[Data records]
━━━━
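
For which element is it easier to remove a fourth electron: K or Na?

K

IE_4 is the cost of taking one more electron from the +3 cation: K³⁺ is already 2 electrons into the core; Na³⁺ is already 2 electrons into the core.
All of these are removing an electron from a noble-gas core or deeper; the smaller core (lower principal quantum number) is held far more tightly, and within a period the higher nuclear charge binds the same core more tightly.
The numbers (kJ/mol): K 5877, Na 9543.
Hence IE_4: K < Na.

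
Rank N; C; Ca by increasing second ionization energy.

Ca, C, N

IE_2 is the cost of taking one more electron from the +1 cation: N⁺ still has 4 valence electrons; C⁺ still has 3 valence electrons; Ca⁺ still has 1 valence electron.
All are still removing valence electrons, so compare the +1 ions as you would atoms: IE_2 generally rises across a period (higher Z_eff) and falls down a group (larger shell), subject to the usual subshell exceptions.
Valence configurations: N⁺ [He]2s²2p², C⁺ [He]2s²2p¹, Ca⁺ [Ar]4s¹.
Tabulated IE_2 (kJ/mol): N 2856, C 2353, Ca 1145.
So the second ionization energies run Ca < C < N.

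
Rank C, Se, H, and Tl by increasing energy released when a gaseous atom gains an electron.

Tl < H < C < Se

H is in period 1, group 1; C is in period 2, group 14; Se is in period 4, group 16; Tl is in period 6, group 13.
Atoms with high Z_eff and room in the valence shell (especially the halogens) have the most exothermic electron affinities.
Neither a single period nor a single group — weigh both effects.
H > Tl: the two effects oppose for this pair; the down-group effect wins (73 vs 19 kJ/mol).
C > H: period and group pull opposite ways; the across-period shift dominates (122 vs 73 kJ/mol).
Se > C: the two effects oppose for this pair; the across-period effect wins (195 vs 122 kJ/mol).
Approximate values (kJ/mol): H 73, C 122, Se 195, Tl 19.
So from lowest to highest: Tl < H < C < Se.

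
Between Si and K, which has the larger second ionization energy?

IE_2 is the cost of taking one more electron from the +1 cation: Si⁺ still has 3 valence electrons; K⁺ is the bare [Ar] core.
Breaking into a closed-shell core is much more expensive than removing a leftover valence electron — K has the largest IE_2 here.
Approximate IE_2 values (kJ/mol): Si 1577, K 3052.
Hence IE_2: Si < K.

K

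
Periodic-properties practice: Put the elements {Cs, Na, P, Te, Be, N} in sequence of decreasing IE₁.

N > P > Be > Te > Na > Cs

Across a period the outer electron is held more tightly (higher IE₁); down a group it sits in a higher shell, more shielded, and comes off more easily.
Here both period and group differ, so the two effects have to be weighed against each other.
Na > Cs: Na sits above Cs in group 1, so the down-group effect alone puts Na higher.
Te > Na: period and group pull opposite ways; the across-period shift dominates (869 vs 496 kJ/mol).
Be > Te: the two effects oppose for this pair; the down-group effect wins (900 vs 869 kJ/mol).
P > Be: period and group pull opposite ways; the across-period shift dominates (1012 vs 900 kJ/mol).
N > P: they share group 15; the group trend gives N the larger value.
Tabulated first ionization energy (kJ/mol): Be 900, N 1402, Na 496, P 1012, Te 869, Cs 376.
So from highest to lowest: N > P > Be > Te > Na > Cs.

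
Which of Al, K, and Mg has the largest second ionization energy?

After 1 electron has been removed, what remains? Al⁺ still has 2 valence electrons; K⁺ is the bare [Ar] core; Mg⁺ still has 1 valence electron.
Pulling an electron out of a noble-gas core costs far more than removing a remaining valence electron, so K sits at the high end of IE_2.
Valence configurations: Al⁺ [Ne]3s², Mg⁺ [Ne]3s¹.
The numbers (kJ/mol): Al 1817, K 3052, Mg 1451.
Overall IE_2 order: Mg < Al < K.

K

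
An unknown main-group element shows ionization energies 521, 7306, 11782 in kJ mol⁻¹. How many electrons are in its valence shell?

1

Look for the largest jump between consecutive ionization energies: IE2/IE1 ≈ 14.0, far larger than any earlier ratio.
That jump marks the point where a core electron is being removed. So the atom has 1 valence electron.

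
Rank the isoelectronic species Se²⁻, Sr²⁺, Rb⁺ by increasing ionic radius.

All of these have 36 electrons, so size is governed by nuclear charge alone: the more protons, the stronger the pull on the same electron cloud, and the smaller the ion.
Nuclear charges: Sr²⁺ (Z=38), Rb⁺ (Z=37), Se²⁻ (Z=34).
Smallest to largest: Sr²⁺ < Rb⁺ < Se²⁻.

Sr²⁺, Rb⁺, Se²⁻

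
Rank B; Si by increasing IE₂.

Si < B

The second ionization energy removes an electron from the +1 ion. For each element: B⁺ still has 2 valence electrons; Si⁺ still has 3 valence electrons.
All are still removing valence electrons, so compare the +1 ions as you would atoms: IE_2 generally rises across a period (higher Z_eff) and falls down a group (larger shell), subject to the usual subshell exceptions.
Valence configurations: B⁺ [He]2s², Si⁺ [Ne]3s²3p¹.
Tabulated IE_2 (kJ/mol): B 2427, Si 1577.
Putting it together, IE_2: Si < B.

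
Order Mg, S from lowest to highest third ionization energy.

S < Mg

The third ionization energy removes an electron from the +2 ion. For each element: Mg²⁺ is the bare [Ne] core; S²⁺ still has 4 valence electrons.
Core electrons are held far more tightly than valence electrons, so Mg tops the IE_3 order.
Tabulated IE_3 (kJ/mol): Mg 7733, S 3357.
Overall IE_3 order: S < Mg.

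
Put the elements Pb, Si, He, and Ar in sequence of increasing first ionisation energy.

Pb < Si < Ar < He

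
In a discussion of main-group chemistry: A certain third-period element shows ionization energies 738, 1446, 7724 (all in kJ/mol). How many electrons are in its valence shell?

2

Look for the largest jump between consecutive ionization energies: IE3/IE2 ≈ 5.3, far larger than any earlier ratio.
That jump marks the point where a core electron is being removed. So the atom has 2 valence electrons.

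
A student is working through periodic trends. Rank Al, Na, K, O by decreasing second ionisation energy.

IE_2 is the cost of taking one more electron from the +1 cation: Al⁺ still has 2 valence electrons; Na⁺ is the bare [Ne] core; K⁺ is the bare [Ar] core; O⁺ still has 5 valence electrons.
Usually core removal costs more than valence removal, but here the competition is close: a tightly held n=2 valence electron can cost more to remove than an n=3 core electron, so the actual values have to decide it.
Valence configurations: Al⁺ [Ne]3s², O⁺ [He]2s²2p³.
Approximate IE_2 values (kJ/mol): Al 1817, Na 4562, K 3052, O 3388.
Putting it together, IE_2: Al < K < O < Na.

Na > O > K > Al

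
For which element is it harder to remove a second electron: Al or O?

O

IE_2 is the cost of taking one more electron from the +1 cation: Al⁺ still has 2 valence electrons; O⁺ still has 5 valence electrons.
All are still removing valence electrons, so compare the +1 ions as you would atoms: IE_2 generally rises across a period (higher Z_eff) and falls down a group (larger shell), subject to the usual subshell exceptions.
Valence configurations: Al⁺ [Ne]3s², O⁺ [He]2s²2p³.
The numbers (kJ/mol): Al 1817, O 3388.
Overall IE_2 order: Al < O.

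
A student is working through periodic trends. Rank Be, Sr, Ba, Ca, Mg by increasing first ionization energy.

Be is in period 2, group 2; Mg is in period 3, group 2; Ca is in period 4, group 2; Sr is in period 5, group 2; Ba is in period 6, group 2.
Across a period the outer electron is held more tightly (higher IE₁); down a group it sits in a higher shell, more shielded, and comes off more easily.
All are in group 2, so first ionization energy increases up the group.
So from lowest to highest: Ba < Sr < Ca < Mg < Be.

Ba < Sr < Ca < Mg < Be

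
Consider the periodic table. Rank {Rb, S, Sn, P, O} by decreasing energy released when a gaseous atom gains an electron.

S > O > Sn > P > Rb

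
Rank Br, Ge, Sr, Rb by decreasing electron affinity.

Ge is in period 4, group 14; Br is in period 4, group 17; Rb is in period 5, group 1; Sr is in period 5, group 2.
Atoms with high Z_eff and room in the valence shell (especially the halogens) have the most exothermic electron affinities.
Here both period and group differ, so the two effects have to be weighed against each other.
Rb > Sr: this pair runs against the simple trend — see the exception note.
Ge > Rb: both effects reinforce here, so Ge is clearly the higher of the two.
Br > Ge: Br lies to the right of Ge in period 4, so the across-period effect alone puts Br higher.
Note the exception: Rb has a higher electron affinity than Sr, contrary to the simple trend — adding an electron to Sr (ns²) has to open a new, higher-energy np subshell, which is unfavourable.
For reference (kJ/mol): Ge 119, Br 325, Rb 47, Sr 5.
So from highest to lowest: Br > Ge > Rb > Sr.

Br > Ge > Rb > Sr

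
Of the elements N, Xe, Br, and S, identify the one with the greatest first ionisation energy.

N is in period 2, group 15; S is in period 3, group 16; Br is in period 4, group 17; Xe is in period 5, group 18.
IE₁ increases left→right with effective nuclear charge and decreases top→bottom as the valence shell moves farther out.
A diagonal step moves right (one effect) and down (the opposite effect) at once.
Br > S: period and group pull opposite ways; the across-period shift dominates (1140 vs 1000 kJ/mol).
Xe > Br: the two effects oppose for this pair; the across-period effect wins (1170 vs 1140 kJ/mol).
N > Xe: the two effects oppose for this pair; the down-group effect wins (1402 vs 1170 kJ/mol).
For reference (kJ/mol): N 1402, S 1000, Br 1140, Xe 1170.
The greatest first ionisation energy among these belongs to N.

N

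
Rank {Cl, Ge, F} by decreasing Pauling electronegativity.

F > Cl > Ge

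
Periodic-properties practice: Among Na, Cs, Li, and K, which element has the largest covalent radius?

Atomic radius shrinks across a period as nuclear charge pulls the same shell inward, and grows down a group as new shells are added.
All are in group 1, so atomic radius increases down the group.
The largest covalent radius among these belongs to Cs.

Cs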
━━━━
• _Assigned task_:
In the entries above, copy the lines from the one that contains "decreasing Pauling electronegativity." through the last line, exactly as they appear.

• _Task response_:
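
Rank {Cl, Ge, F} by decreasing Pauling electronegativity.

F > Cl > Ge

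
Periodic-properties practice: Among Na, Cs, Li, and K, which element has the largest covalent radius?

Atomic radius shrinks across a period as nuclear charge pulls the same shell inward, and grows down a group as new shells are added.
All are in group 1, so atomic radius increases down the group.
The largest covalent radius among these belongs to Cs.

Cs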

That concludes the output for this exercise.